--- MATERIAL PROVIDED Enclosed Below ---

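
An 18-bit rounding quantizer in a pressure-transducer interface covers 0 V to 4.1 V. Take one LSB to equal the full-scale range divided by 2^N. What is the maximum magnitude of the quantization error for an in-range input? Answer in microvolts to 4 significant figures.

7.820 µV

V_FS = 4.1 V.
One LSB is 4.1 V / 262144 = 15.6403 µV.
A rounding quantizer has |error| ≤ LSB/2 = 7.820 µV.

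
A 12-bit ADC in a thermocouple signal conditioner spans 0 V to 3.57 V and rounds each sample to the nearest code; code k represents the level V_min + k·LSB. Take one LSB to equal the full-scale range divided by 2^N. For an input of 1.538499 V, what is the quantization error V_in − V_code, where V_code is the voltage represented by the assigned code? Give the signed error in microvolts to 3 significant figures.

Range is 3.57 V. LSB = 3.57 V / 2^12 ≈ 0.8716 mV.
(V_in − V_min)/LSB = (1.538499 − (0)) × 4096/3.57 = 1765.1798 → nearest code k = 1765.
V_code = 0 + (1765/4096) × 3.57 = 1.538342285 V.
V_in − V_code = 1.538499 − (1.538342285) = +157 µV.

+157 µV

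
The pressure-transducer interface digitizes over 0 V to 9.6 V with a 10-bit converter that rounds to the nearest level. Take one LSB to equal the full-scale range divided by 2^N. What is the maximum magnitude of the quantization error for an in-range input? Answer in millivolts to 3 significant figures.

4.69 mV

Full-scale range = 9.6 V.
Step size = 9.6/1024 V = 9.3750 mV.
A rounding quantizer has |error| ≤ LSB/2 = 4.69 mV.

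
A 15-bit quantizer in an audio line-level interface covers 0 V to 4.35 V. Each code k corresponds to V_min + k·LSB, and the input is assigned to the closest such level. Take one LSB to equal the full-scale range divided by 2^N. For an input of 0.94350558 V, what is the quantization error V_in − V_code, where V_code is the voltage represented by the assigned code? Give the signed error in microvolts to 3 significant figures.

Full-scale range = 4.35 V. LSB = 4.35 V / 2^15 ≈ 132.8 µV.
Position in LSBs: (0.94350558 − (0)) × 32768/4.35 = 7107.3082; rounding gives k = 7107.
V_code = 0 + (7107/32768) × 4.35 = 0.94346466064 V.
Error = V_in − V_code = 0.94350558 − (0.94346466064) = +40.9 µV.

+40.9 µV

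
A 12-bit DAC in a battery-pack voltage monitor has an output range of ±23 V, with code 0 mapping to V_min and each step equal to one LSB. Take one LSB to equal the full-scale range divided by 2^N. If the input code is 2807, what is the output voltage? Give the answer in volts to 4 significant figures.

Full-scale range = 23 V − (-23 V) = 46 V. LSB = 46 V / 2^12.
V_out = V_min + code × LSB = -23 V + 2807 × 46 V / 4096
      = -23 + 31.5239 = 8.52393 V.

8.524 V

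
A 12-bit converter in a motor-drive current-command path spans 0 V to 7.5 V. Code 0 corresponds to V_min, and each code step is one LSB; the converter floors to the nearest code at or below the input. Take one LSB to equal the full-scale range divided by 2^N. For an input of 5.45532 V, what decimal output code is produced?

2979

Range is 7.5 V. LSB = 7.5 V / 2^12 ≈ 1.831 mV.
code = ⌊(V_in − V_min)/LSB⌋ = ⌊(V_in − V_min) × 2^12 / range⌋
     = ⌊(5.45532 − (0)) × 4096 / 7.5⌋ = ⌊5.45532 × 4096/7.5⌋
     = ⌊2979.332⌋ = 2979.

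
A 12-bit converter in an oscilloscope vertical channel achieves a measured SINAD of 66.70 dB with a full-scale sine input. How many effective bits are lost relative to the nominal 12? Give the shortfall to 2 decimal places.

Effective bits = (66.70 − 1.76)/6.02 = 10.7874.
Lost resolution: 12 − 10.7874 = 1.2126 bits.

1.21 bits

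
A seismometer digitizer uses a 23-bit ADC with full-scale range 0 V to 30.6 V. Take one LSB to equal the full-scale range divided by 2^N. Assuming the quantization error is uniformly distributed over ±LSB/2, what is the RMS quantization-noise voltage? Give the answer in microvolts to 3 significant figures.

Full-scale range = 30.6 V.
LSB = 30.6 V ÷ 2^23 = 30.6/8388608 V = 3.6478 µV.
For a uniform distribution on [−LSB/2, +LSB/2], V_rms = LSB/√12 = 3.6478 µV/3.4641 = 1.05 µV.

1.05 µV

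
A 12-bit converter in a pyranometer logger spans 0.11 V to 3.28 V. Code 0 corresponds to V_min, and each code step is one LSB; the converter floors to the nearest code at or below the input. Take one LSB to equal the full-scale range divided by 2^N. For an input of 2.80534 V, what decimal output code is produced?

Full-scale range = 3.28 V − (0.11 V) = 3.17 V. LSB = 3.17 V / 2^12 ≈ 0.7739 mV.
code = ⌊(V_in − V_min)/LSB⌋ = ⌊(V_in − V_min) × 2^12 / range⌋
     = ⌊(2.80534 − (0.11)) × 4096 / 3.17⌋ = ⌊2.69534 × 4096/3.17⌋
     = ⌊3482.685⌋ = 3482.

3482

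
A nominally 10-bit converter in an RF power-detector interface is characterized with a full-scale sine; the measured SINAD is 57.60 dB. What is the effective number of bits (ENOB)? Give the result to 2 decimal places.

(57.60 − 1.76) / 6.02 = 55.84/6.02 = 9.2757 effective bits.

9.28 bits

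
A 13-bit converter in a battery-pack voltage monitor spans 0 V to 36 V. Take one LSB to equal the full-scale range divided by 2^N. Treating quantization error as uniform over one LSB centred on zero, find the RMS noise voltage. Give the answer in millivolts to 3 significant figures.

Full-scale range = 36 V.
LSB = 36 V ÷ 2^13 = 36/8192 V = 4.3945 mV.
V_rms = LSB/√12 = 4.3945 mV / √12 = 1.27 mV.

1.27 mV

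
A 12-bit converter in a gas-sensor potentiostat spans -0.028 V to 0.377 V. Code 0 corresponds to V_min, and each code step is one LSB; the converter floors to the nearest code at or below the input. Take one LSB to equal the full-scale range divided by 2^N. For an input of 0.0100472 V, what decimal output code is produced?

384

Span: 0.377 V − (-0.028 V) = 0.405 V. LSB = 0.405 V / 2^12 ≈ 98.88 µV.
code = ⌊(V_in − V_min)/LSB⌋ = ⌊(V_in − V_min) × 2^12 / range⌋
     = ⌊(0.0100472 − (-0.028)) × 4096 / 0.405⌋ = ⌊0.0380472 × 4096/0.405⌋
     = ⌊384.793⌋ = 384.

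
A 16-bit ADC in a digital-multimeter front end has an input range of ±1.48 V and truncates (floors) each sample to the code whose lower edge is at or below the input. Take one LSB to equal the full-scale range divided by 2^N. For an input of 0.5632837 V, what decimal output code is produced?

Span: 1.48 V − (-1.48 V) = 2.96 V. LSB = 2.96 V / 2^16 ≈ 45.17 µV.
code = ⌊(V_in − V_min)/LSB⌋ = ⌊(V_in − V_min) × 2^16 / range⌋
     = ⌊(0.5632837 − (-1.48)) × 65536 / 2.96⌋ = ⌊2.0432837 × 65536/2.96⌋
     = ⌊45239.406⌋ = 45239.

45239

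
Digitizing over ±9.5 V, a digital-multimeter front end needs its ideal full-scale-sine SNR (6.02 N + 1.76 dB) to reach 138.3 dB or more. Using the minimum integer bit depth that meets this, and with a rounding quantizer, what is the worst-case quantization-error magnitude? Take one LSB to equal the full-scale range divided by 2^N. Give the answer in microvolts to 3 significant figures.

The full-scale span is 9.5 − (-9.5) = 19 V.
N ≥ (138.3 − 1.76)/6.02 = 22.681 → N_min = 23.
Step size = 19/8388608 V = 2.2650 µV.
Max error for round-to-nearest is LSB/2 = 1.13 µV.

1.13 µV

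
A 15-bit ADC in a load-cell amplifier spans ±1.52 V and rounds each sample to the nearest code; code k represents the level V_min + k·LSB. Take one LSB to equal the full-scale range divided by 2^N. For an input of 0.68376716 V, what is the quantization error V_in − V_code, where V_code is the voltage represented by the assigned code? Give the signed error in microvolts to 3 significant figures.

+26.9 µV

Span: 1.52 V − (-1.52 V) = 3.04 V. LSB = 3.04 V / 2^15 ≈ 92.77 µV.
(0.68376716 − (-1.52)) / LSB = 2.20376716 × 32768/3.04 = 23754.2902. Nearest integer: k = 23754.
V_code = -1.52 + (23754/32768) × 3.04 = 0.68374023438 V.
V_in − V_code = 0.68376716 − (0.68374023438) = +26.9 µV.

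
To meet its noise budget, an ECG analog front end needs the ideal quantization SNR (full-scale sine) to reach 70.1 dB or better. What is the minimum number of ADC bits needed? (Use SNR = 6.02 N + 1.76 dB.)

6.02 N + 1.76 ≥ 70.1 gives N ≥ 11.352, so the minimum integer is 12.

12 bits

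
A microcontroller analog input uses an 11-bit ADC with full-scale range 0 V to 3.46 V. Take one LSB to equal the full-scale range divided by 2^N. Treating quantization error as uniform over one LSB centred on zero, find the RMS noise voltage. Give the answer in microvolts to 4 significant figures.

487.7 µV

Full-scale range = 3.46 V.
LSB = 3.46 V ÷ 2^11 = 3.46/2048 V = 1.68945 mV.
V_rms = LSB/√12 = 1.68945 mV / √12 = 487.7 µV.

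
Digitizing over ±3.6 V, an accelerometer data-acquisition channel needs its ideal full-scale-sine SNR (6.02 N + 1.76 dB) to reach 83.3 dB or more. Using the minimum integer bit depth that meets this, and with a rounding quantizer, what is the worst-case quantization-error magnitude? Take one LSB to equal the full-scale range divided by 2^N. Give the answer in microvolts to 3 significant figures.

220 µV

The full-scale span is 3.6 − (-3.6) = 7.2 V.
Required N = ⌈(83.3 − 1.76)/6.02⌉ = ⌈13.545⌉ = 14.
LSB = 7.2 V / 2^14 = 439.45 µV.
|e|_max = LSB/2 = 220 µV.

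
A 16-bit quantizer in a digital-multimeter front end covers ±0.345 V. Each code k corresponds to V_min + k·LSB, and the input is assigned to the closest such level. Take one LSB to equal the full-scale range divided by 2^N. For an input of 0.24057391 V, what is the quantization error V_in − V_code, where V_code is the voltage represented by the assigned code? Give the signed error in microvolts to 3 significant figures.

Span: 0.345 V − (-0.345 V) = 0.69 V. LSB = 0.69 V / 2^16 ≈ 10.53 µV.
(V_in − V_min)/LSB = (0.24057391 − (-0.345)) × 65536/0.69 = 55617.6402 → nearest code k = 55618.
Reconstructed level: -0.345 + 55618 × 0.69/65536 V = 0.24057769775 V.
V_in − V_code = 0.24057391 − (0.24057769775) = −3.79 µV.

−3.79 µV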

--- End of Enclosed MATERIAL PROVIDED ---

--- WHAT THIS TASK INVOLVES ---
Nothing but the lines from the one containing "A 16-bit quantizer" through the last line of the listing should be output, each exactly as written.

--- THE ANSWER ---
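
A 16-bit quantizer in a digital-multimeter front end covers ±0.345 V. Each code k corresponds to V_min + k·LSB, and the input is assigned to the closest such level. Take one LSB to equal the full-scale range divided by 2^N. For an input of 0.24057391 V, what is the quantization error V_in − V_code, where V_code is the voltage represented by the assigned code? Give the signed error in microvolts to 3 significant figures.

Span: 0.345 V − (-0.345 V) = 0.69 V. LSB = 0.69 V / 2^16 ≈ 10.53 µV.
(V_in − V_min)/LSB = (0.24057391 − (-0.345)) × 65536/0.69 = 55617.6402 → nearest code k = 55618.
Reconstructed level: -0.345 + 55618 × 0.69/65536 V = 0.24057769775 V.
V_in − V_code = 0.24057391 − (0.24057769775) = −3.79 µV.

−3.79 µV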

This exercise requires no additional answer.